======== RECORD SET

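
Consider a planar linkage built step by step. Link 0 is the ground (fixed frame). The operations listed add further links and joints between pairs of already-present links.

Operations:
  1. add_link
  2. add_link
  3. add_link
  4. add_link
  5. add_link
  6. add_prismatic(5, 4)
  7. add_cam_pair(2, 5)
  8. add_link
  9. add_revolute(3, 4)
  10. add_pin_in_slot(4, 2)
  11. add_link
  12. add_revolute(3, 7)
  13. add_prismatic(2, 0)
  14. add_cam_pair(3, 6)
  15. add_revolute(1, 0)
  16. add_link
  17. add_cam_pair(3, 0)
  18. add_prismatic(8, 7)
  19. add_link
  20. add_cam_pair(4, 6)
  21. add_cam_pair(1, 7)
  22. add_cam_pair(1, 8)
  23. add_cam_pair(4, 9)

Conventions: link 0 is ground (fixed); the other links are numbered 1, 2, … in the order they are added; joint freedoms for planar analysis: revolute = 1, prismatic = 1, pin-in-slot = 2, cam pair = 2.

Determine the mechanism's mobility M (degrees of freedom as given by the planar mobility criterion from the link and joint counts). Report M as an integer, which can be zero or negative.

L=1 J1=0 J2=0
add link → L=2 J1=0 J2=0
add link → L=3 J1=0 J2=0
add link → L=4 J1=0 J2=0
add link → L=5 J1=0 J2=0
add link → L=6 J1=0 J2=0
P@5,4 dof=1 J1 → L=6 J1=1 J2=0
C@2,5 dof=2 J2 → L=6 J1=1 J2=1
add link → L=7 J1=1 J2=1
R@3,4 dof=1 J1 → L=7 J1=2 J2=1
PS@4,2 dof=2 J2 → L=7 J1=2 J2=2
add link → L=8 J1=2 J2=2
R@3,7 dof=1 J1 → L=8 J1=3 J2=2
P@2,0 dof=1 J1 → L=8 J1=4 J2=2
C@3,6 dof=2 J2 → L=8 J1=4 J2=3
R@1,0 dof=1 J1 → L=8 J1=5 J2=3
add link → L=9 J1=5 J2=3
C@3,0 dof=2 J2 → L=9 J1=5 J2=4
P@8,7 dof=1 J1 → L=9 J1=6 J2=4
add link → L=10 J1=6 J2=4
C@4,6 dof=2 J2 → L=10 J1=6 J2=5
C@1,7 dof=2 J2 → L=10 J1=6 J2=6
C@1,8 dof=2 J2 → L=10 J1=6 J2=7
C@4,9 dof=2 J2 → L=10 J1=6 J2=8
M=3(L−1)−2J1−J2=3·9−2·6−8=7

M = 7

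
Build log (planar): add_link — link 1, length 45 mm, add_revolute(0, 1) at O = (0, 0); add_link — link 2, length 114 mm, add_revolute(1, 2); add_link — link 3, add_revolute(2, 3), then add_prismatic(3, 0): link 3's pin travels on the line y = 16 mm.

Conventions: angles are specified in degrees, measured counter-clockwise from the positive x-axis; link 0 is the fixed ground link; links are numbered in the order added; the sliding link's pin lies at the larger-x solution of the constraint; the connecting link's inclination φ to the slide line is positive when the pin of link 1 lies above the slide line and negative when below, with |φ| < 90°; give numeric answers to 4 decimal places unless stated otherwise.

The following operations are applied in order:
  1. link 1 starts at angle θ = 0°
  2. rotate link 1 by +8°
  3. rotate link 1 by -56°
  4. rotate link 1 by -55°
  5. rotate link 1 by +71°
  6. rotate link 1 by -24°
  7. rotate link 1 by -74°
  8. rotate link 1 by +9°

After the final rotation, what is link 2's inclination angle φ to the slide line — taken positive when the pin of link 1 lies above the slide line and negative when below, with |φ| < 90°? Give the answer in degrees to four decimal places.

geometry: r = 45 mm, L = 114 mm, e = 16 mm; θ starts at 0°
rotate link 1 by +8°: θ ← 0° +8° = 8°
rotate link 1 by -56°: θ ← 8° -56° = -48°
rotate link 1 by -55°: θ ← -48° -55° = -103°
rotate link 1 by +71°: θ ← -103° +71° = -32°
rotate link 1 by -24°: θ ← -32° -24° = -56°
rotate link 1 by -74°: θ ← -56° -74° = -130°
rotate link 1 by +9°: θ ← -130° +9° = -121°
h = r sin θ − e = -38.572529 − 16 = -54.572529
sin φ = h / L = -54.572529 / 114 = -0.47870639
φ = arcsin(-0.47870639) = -28.600948°

-28.6009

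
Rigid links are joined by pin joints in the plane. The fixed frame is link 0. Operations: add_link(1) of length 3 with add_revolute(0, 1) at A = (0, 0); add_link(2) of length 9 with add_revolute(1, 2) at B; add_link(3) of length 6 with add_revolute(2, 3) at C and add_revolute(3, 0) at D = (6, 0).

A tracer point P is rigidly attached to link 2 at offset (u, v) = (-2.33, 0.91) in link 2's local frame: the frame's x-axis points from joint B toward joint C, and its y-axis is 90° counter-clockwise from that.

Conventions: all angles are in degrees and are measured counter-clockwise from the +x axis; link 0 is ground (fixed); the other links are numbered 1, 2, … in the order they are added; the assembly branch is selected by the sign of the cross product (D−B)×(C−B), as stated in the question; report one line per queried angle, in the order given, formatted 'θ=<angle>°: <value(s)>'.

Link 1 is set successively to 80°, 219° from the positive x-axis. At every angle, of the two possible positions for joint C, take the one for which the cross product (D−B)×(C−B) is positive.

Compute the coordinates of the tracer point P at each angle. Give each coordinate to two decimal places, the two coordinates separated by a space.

A=(0,0), D=(6.00,0)
θ=80°: B = A + 3.00·(cos80°, sin80°) = (0.5209, 2.9544)
θ=80°: |BD| = 6.2248
θ=80°: circle(B,9.00) ∩ circle(D,6.00): a=6.7270, h=5.9790
θ=80°:   candidates: C₊=(9.2797,5.0243) cross=37.218; C₋=(3.6042,-5.5009) cross=-37.218
θ=80°:   branch + wants cross > 0 → take C=(9.2797,5.0243) (cross=37.218)
θ=80°: ex = (C−B)/|BC| = (0.9732,0.2300); ey = (-0.2300,0.9732)
θ=80°: P = B + -2.33·ex + 0.91·ey = (-1.9559,3.3042)
θ=219°: B = A + 3.00·(cos219°, sin219°) = (-2.3314, -1.8880)
θ=219°: |BD| = 8.5427
θ=219°: circle(B,9.00) ∩ circle(D,6.00): a=6.9052, h=5.7722
θ=219°:   candidates: C₊=(3.1273,5.2676) cross=49.310; C₋=(5.6787,-5.9914) cross=-49.310
θ=219°:   branch + wants cross > 0 → take C=(3.1273,5.2676) (cross=49.310)
θ=219°: ex = (C−B)/|BC| = (0.6065,0.7951); ey = (-0.7951,0.6065)
θ=219°: P = B + -2.33·ex + 0.91·ey = (-4.4682,-3.1885)

θ=80°: -1.96 3.30
θ=219°: -4.47 -3.19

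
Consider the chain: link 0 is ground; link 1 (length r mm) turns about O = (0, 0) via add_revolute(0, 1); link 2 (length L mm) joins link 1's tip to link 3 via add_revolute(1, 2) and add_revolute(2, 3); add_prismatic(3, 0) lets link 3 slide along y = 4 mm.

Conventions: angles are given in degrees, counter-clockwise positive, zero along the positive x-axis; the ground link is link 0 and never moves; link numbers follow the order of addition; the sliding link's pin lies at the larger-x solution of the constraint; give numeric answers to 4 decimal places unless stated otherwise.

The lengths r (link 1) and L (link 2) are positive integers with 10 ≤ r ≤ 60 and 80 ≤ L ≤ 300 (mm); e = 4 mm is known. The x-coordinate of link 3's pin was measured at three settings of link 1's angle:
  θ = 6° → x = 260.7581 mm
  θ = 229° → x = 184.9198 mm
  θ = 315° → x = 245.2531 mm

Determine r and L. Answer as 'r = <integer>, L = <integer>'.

constraint per measurement: (x − r cos θ)² + (r sin θ − e)² = L²
subtracting the θ₁ and θ₂ equations cancels the r² and L² terms:
r = (x₁² − x₂²) / (2[(x₁cos θ₁ + e sin θ₁) − (x₂cos θ₂ + e sin θ₂)]) = 44.0000 → r = 44
L² = (x₁ − r cos θ₁)² + (r sin θ₁ − e)² = 47088.9844 → L = 217.0000 → L = 217
check at θ₃=315°: x = 245.2531 (printed 245.2531) ✓

r = 44, L = 217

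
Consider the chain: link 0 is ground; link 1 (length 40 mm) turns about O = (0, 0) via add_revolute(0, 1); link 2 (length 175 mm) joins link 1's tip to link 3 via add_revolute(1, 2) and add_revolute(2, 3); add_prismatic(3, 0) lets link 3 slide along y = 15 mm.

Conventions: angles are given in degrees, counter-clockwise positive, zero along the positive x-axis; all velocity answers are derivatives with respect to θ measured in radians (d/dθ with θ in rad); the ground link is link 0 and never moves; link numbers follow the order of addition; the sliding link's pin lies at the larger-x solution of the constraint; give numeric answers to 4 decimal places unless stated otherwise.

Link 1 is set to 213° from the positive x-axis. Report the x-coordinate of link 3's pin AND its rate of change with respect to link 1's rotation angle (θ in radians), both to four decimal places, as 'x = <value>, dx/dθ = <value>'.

geometry: r = 40 mm, L = 175 mm, e = 15 mm
crank pin P = (r cos θ, r sin θ) = (-33.546823, -21.785561)
h = r sin θ − e = -21.785561 − 15 = -36.785561
x = r cos θ + √(L² − h²) = -33.546823 + 171.090100 = 137.543278
dx/dθ = −r sin θ − h·r cos θ/√(L² − h²) (θ in radians; h = -36.785561) = 14.572761

x = 137.5433, dx/dθ = 14.5728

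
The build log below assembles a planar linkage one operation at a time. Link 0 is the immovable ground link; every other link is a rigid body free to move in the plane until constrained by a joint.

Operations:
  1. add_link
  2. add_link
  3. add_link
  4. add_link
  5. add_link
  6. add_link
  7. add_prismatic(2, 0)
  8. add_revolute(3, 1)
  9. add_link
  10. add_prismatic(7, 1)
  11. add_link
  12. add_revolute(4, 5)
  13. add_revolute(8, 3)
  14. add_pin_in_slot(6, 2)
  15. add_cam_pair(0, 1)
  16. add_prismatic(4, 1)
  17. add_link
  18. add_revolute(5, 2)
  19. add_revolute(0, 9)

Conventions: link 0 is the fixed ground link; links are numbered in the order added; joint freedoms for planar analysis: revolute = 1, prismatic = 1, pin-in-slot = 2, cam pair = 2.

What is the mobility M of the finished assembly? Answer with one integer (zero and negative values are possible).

(L,J1,J2)=(1,0,0); link0 fixed
link1: (2,0,0)
link2: (3,0,0)
link3: (4,0,0)
link4: (5,0,0)
link5: (6,0,0)
link6: (7,0,0)
P 2-0 [J1]: (7,1,0)
R 3-1 [J1]: (7,2,0)
link7: (8,2,0)
P 7-1 [J1]: (8,3,0)
link8: (9,3,0)
R 4-5 [J1]: (9,4,0)
R 8-3 [J1]: (9,5,0)
PS 6-2 [J2]: (9,5,1)
C 0-1 [J2]: (9,5,2)
P 4-1 [J1]: (9,6,2)
link9: (10,6,2)
R 5-2 [J1]: (10,7,2)
R 0-9 [J1]: (10,8,2)
Grübler: 3·9 − 2·8 − 2 = 9

M = 9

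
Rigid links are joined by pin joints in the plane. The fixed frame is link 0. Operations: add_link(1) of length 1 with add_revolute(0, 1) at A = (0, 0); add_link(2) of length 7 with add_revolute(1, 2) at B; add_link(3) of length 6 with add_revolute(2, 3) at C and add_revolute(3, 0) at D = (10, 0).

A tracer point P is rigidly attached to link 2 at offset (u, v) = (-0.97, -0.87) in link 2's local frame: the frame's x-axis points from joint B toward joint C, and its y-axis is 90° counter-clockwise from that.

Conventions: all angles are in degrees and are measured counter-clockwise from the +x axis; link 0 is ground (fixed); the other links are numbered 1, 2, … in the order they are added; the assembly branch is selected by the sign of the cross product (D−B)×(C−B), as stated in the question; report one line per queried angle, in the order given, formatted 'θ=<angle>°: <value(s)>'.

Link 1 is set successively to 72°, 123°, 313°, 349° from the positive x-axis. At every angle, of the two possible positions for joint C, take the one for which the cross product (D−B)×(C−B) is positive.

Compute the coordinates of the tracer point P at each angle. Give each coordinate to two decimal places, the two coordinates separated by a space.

A=(0,0), D=(10.00,0)
θ=72°: B = A + 1.00·(cos72°, sin72°) = (0.3090, 0.9511)
θ=72°: |BD| = 9.7375
θ=72°: circle(B,7.00) ∩ circle(D,6.00): a=5.5363, h=4.2836
θ=72°:   candidates: C₊=(6.2372,4.6735) cross=41.712; C₋=(5.4005,-3.8528) cross=-41.712
θ=72°:   branch + wants cross > 0 → take C=(6.2372,4.6735) (cross=41.712)
θ=72°: ex = (C−B)/|BC| = (0.8469,0.5318); ey = (-0.5318,0.8469)
θ=72°: P = B + -0.97·ex + -0.87·ey = (-0.0498,-0.3016)
θ=123°: B = A + 1.00·(cos123°, sin123°) = (-0.5446, 0.8387)
θ=123°: |BD| = 10.5779
θ=123°: circle(B,7.00) ∩ circle(D,6.00): a=5.9035, h=3.7615
θ=123°:   candidates: C₊=(5.6385,4.1203) cross=39.789; C₋=(5.0420,-3.3791) cross=-39.789
θ=123°:   branch + wants cross > 0 → take C=(5.6385,4.1203) (cross=39.789)
θ=123°: ex = (C−B)/|BC| = (0.8833,0.4688); ey = (-0.4688,0.8833)
θ=123°: P = B + -0.97·ex + -0.87·ey = (-0.9936,-0.3845)
θ=313°: B = A + 1.00·(cos313°, sin313°) = (0.6820, -0.7314)
θ=313°: |BD| = 9.3467
θ=313°: circle(B,7.00) ∩ circle(D,6.00): a=5.3688, h=4.4918
θ=313°:   candidates: C₊=(5.6828,4.1668) cross=41.983; C₋=(6.3858,-4.7893) cross=-41.983
θ=313°:   branch + wants cross > 0 → take C=(5.6828,4.1668) (cross=41.983)
θ=313°: ex = (C−B)/|BC| = (0.7144,0.6997); ey = (-0.6997,0.7144)
θ=313°: P = B + -0.97·ex + -0.87·ey = (0.5978,-2.0316)
θ=349°: B = A + 1.00·(cos349°, sin349°) = (0.9816, -0.1908)
θ=349°: |BD| = 9.0204
θ=349°: circle(B,7.00) ∩ circle(D,6.00): a=5.2308, h=4.6518
θ=349°:   candidates: C₊=(6.1128,4.5706) cross=41.961; C₋=(6.3096,-4.7309) cross=-41.961
θ=349°:   branch + wants cross > 0 → take C=(6.1128,4.5706) (cross=41.961)
θ=349°: ex = (C−B)/|BC| = (0.7330,0.6802); ey = (-0.6802,0.7330)
θ=349°: P = B + -0.97·ex + -0.87·ey = (0.8624,-1.4883)

θ=72°: -0.05 -0.30
θ=123°: -0.99 -0.38
θ=313°: 0.60 -2.03
θ=349°: 0.86 -1.49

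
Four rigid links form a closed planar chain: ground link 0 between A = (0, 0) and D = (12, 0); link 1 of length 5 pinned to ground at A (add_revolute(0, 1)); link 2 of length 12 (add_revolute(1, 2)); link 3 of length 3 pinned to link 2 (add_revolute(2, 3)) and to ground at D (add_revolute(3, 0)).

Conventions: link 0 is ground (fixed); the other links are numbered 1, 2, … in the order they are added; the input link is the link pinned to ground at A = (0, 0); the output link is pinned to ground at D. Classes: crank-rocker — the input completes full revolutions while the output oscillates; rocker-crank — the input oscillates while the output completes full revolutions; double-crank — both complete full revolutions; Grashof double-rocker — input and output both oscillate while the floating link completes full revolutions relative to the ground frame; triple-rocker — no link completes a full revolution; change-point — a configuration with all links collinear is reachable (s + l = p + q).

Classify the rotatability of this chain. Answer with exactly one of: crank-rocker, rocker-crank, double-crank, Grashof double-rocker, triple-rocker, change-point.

lengths: ground=12, input=5, coupler=12, output=3
sorted: s=3 (shortest), l=12 (longest), p+q=17
s + l = 15 vs p + q = 17
s + l < p + q (Grashof) with shortest = output link → rocker-crank

rocker-crank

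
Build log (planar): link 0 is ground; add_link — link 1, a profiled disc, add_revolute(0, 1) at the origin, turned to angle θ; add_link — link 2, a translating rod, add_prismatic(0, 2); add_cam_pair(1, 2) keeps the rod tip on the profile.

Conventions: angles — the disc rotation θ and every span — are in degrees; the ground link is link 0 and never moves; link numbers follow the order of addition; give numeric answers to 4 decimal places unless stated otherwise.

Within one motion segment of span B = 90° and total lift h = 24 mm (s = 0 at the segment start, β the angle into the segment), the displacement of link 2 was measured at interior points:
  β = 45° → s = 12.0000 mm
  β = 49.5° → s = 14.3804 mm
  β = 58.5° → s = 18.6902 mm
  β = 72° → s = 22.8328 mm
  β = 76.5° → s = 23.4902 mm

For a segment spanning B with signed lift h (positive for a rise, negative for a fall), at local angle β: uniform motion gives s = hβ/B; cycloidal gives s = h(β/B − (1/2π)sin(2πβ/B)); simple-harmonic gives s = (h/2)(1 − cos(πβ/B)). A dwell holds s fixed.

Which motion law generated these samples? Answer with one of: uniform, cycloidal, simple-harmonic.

candidates at β/B = r: uniform s = h·r (linear in β); cycloidal s = h·(r − sin(2πr)/(2π)); simple-harmonic s = (h/2)(1 − cos(πr))
β=45°: printed 12.0000 | uniform 12.0000, cycloidal 12.0000, simple-harmonic 12.0000
β=49.5°: printed 14.3804 | uniform 13.2000, cycloidal 14.3804, simple-harmonic 13.8772
β=58.5°: printed 18.6902 | uniform 15.6000, cycloidal 18.6902, simple-harmonic 17.4479
β=72°: printed 22.8328 | uniform 19.2000, cycloidal 22.8328, simple-harmonic 21.7082
β=76.5°: printed 23.4902 | uniform 20.4000, cycloidal 23.4902, simple-harmonic 22.6921
only one law matches every sample → cycloidal

cycloidal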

================

# [WHAT IS EXPECTED]
Go to the line with "θ = 229° → x = 184.9198 mm" in the entries above and repeat every line from there through the line with "Consider the chain: link 0 is ground; link 1 (length 40", exactly and with no other text.

# [RESPONSE TO THIS EXERCISE]
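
  θ = 229° → x = 184.9198 mm
  θ = 315° → x = 245.2531 mm

Determine r and L. Answer as 'r = <integer>, L = <integer>'.

constraint per measurement: (x − r cos θ)² + (r sin θ − e)² = L²
subtracting the θ₁ and θ₂ equations cancels the r² and L² terms:
r = (x₁² − x₂²) / (2[(x₁cos θ₁ + e sin θ₁) − (x₂cos θ₂ + e sin θ₂)]) = 44.0000 → r = 44
L² = (x₁ − r cos θ₁)² + (r sin θ₁ − e)² = 47088.9844 → L = 217.0000 → L = 217
check at θ₃=315°: x = 245.2531 (printed 245.2531) ✓

r = 44, L = 217

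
Consider the chain: link 0 is ground; link 1 (length 40 mm) turns about O = (0, 0) via add_revolute(0, 1); link 2 (length 175 mm) joins link 1's tip to link 3 via add_revolute(1, 2) and add_revolute(2, 3); add_prismatic(3, 0) lets link 3 slide along y = 15 mm.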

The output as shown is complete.